Collection entries:
────────

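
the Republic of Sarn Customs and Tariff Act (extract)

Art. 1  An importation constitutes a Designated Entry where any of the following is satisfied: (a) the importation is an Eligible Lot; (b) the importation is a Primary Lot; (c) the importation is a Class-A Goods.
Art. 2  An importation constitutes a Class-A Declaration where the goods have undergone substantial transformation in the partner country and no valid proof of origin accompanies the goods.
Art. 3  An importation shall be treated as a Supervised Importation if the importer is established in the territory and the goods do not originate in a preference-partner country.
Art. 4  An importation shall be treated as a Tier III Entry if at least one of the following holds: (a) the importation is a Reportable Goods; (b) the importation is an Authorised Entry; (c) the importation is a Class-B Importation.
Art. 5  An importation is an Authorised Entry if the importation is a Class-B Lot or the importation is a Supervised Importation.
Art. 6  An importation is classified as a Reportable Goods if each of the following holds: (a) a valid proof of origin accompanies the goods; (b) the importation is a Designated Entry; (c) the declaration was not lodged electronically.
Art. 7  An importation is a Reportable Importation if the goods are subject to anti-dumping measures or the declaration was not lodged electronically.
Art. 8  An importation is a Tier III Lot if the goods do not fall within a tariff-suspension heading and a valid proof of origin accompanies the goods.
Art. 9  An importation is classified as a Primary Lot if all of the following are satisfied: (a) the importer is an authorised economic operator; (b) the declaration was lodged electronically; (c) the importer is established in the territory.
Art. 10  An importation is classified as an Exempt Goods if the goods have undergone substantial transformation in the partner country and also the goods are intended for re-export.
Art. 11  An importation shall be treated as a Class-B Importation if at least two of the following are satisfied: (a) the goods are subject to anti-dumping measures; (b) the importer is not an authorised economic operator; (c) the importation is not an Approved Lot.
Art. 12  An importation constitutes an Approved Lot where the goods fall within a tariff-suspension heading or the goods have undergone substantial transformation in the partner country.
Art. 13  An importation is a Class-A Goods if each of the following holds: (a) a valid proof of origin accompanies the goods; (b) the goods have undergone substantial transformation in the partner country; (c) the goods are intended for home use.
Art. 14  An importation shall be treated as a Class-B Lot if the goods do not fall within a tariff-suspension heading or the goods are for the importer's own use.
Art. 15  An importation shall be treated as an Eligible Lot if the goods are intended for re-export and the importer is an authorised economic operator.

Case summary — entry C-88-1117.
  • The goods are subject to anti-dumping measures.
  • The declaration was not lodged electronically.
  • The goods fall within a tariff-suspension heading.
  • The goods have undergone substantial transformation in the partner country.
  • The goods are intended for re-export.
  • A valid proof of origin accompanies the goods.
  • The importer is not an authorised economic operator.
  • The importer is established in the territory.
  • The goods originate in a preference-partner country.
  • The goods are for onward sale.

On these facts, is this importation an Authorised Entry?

article 14 — Class-B Lot: [the goods do not fall within a tariff-suspension heading? no] OR [the goods are for the importer's own use? no] → not satisfied.
article 3 — Supervised Importation: [the importer is established in the territory? yes] AND [the goods do not originate in a preference-partner country? no] → not satisfied.
article 5 — Authorised Entry: [Class-B Lot (article 14)? no] OR [Supervised Importation (article 3)? no] → not satisfied.

No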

────────

ACTIVITY =
The records above should be printed exactly, please, from the first line through the line containing "(c) the declaration was not lodged electronically.", with both ends kept and nothing past it.

EXERCISE OUTPUT =
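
the Republic of Sarn Customs and Tariff Act (extract)

Art. 1  An importation constitutes a Designated Entry where any of the following is satisfied: (a) the importation is an Eligible Lot; (b) the importation is a Primary Lot; (c) the importation is a Class-A Goods.
Art. 2  An importation constitutes a Class-A Declaration where the goods have undergone substantial transformation in the partner country and no valid proof of origin accompanies the goods.
Art. 3  An importation shall be treated as a Supervised Importation if the importer is established in the territory and the goods do not originate in a preference-partner country.
Art. 4  An importation shall be treated as a Tier III Entry if at least one of the following holds: (a) the importation is a Reportable Goods; (b) the importation is an Authorised Entry; (c) the importation is a Class-B Importation.
Art. 5  An importation is an Authorised Entry if the importation is a Class-B Lot or the importation is a Supervised Importation.
Art. 6  An importation is classified as a Reportable Goods if each of the following holds: (a) a valid proof of origin accompanies the goods; (b) the importation is a Designated Entry; (c) the declaration was not lodged electronically.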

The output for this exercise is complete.